- _WHAT NEEDS TO BE DONE_: Without changing anything, copy out each entry.

- _SOURCE DATA_:
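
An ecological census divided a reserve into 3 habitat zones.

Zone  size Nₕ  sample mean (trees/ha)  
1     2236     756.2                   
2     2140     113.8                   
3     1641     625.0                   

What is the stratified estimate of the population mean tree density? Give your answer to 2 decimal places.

x̄_st = (Σ Nₕx̄ₕ) / (Σ Nₕ) = (2236·756.2 + 2140·113.8 + 1641·625.0) / 6017
= 2960020.2 / 6017 = 491.9429... → 491.94.

491.94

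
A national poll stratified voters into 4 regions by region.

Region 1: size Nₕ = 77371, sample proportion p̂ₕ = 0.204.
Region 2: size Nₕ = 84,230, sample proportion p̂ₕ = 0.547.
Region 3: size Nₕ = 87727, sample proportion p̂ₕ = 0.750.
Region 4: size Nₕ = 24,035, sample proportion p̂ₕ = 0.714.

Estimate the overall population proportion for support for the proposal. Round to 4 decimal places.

0.5297

Wₕ = Nₕ/N with N = 273363: 0.2830, 0.3081, 0.3209, 0.0879.
p̂_st = 0.2830·0.204 + 0.3081·0.547 + 0.3209·0.750 + 0.0879·0.714 ≈ 0.529749... → 0.5297.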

- _WRITTEN ANSWER_:
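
An ecological census divided a reserve into 3 habitat zones.

Zone  size Nₕ  sample mean (trees/ha)  
1     2236     756.2                   
2     2140     113.8                   
3     1641     625.0                   

What is the stratified estimate of the population mean tree density? Give your answer to 2 decimal places.

x̄_st = (Σ Nₕx̄ₕ) / (Σ Nₕ) = (2236·756.2 + 2140·113.8 + 1641·625.0) / 6017
= 2960020.2 / 6017 = 491.9429... → 491.94.

491.94

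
A national poll stratified voters into 4 regions by region.

Region 1: size Nₕ = 77371, sample proportion p̂ₕ = 0.204.
Region 2: size Nₕ = 84,230, sample proportion p̂ₕ = 0.547.
Region 3: size Nₕ = 87727, sample proportion p̂ₕ = 0.750.
Region 4: size Nₕ = 24,035, sample proportion p̂ₕ = 0.714.

Estimate the overall population proportion for support for the proposal. Round to 4 decimal places.

0.5297

Wₕ = Nₕ/N with N = 273363: 0.2830, 0.3081, 0.3209, 0.0879.
p̂_st = 0.2830·0.204 + 0.3081·0.547 + 0.3209·0.750 + 0.0879·0.714 ≈ 0.529749... → 0.5297.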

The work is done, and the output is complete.